:: DATA SHOWN
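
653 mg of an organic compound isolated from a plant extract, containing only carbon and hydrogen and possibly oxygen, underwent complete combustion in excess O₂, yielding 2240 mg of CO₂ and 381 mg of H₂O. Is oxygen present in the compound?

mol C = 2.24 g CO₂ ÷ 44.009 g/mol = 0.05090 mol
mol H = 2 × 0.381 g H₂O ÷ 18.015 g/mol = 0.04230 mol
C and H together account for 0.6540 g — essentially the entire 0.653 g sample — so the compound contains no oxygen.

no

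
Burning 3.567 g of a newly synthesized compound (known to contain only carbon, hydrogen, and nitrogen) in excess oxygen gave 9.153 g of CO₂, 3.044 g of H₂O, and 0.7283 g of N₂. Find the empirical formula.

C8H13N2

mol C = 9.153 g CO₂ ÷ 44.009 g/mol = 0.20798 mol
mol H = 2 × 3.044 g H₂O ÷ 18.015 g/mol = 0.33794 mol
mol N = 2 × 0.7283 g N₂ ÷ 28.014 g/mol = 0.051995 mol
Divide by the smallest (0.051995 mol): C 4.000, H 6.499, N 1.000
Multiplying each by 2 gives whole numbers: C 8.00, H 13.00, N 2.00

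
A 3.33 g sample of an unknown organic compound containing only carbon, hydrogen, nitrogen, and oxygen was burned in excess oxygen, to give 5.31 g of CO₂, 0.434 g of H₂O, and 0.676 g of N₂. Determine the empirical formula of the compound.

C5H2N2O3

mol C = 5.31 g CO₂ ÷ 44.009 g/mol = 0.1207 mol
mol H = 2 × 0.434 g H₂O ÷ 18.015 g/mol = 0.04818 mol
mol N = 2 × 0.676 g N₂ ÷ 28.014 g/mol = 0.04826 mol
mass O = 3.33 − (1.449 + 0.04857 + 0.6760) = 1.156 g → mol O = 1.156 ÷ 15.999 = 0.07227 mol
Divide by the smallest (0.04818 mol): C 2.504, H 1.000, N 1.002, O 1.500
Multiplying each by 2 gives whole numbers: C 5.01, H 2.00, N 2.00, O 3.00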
::::
:: DATA SHOWN
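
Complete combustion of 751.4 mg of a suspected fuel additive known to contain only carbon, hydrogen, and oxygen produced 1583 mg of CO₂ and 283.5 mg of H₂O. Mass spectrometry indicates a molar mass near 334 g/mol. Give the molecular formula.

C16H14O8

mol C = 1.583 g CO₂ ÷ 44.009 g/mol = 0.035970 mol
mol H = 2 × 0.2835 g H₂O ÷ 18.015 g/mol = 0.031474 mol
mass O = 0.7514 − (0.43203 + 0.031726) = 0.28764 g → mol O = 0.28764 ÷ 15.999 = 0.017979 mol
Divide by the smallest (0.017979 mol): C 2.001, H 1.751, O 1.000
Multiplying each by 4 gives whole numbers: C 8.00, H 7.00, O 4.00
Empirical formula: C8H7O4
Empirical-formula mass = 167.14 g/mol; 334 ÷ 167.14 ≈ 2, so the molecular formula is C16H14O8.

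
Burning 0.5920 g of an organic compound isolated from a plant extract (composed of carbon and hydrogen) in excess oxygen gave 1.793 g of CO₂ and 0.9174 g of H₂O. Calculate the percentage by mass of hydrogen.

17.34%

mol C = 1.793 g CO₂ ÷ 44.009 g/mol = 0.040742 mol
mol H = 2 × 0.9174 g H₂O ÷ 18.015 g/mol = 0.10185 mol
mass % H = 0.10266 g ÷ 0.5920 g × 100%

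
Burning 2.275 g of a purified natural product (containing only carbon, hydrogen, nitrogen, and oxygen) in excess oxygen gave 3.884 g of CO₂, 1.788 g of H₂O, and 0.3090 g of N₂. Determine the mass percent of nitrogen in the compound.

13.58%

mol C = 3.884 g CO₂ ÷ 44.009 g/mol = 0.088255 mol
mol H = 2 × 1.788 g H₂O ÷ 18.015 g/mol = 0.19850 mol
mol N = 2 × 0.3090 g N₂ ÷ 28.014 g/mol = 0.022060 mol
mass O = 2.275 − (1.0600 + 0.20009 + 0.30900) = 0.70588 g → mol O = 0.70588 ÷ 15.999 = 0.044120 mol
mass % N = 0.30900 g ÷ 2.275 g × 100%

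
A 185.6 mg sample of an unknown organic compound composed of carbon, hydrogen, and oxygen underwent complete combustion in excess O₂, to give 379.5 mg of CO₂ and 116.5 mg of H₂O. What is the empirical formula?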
::::
■ EXERCISE GOAL
Print exactly the lines above from the one with "Complete combustion of" to the one with "A 185.6 mg sample", including both.

■ SOLUTION TO THIS TASK
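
Complete combustion of 751.4 mg of a suspected fuel additive known to contain only carbon, hydrogen, and oxygen produced 1583 mg of CO₂ and 283.5 mg of H₂O. Mass spectrometry indicates a molar mass near 334 g/mol. Give the molecular formula.

C16H14O8

mol C = 1.583 g CO₂ ÷ 44.009 g/mol = 0.035970 mol
mol H = 2 × 0.2835 g H₂O ÷ 18.015 g/mol = 0.031474 mol
mass O = 0.7514 − (0.43203 + 0.031726) = 0.28764 g → mol O = 0.28764 ÷ 15.999 = 0.017979 mol
Divide by the smallest (0.017979 mol): C 2.001, H 1.751, O 1.000
Multiplying each by 4 gives whole numbers: C 8.00, H 7.00, O 4.00
Empirical formula: C8H7O4
Empirical-formula mass = 167.14 g/mol; 334 ÷ 167.14 ≈ 2, so the molecular formula is C16H14O8.

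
Burning 0.5920 g of an organic compound isolated from a plant extract (composed of carbon and hydrogen) in excess oxygen gave 1.793 g of CO₂ and 0.9174 g of H₂O. Calculate the percentage by mass of hydrogen.

17.34%

mol C = 1.793 g CO₂ ÷ 44.009 g/mol = 0.040742 mol
mol H = 2 × 0.9174 g H₂O ÷ 18.015 g/mol = 0.10185 mol
mass % H = 0.10266 g ÷ 0.5920 g × 100%

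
Burning 2.275 g of a purified natural product (containing only carbon, hydrogen, nitrogen, and oxygen) in excess oxygen gave 3.884 g of CO₂, 1.788 g of H₂O, and 0.3090 g of N₂. Determine the mass percent of nitrogen in the compound.

13.58%

mol C = 3.884 g CO₂ ÷ 44.009 g/mol = 0.088255 mol
mol H = 2 × 1.788 g H₂O ÷ 18.015 g/mol = 0.19850 mol
mol N = 2 × 0.3090 g N₂ ÷ 28.014 g/mol = 0.022060 mol
mass O = 2.275 − (1.0600 + 0.20009 + 0.30900) = 0.70588 g → mol O = 0.70588 ÷ 15.999 = 0.044120 mol
mass % N = 0.30900 g ÷ 2.275 g × 100%

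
A 185.6 mg sample of an unknown organic compound composed of carbon, hydrogen, and oxygen underwent complete combustion in excess O₂, to give 379.5 mg of CO₂ and 116.5 mg of H₂O. What is the empirical formula?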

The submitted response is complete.